**What is being asked**
Wherever "adjacency" occurs in the entries, copy the line that holds it.
*** Source data ***
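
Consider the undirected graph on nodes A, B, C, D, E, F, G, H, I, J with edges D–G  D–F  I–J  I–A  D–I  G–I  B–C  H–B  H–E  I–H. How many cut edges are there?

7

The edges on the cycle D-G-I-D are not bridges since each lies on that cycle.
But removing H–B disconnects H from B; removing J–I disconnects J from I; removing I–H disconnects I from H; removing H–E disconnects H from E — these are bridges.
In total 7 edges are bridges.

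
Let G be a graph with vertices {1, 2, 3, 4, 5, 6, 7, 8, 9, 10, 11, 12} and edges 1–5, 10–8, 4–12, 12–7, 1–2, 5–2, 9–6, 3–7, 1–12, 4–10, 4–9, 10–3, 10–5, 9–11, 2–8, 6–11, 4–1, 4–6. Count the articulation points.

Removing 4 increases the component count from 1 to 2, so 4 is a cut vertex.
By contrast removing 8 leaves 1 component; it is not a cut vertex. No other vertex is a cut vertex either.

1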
*** End of Source data ***
*** Source data ***
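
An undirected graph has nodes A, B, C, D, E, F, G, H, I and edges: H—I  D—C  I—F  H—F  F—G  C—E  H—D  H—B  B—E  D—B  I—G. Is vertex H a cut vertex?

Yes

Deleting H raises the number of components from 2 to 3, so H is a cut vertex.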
*** End of Source data ***
*** Source data ***
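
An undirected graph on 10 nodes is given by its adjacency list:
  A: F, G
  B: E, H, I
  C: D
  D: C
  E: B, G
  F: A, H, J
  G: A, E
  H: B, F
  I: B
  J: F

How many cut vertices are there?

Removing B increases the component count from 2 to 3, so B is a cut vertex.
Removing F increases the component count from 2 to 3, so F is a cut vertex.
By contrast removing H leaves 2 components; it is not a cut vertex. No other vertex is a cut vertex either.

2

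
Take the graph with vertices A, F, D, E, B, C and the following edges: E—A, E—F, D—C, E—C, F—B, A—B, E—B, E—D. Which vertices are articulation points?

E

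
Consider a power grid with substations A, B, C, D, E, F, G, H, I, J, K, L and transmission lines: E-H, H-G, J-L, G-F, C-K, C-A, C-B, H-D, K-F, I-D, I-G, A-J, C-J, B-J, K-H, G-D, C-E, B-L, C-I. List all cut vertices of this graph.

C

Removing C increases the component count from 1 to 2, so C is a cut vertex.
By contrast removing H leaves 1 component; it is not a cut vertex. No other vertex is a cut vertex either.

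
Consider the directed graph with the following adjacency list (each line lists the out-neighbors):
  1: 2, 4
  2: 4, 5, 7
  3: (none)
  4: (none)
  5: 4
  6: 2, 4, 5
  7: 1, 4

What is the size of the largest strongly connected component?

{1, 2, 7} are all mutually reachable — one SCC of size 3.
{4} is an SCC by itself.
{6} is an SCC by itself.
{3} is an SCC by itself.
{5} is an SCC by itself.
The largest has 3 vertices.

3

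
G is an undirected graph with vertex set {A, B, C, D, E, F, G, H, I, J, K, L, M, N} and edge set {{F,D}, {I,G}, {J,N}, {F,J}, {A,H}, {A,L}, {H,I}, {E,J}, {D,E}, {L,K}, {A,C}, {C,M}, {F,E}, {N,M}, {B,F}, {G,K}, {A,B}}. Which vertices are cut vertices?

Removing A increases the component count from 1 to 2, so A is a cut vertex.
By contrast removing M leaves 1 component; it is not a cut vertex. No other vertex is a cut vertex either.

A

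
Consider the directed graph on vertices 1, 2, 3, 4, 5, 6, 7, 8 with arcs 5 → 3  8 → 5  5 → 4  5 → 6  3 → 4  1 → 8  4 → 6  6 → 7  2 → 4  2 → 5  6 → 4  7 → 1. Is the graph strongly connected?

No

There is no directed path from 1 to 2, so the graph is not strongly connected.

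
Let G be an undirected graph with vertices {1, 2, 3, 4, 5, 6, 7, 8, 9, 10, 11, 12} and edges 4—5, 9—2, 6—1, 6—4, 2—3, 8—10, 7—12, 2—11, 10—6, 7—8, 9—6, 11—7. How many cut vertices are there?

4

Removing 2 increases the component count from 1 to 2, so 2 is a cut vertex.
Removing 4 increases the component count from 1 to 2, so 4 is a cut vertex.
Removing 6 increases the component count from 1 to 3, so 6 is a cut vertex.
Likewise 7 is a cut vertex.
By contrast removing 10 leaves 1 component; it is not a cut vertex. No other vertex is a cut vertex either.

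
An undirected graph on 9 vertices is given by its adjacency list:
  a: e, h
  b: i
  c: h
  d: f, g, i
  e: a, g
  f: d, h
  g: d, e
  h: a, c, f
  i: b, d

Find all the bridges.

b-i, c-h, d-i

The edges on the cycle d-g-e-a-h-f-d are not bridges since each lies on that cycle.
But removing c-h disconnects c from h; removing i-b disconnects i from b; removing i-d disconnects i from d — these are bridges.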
*** End of Source data ***
**Response box**
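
An undirected graph on 10 nodes is given by its adjacency list:
Consider the directed graph with the following adjacency list (each line lists the out-neighbors):
An undirected graph on 9 vertices is given by its adjacency list: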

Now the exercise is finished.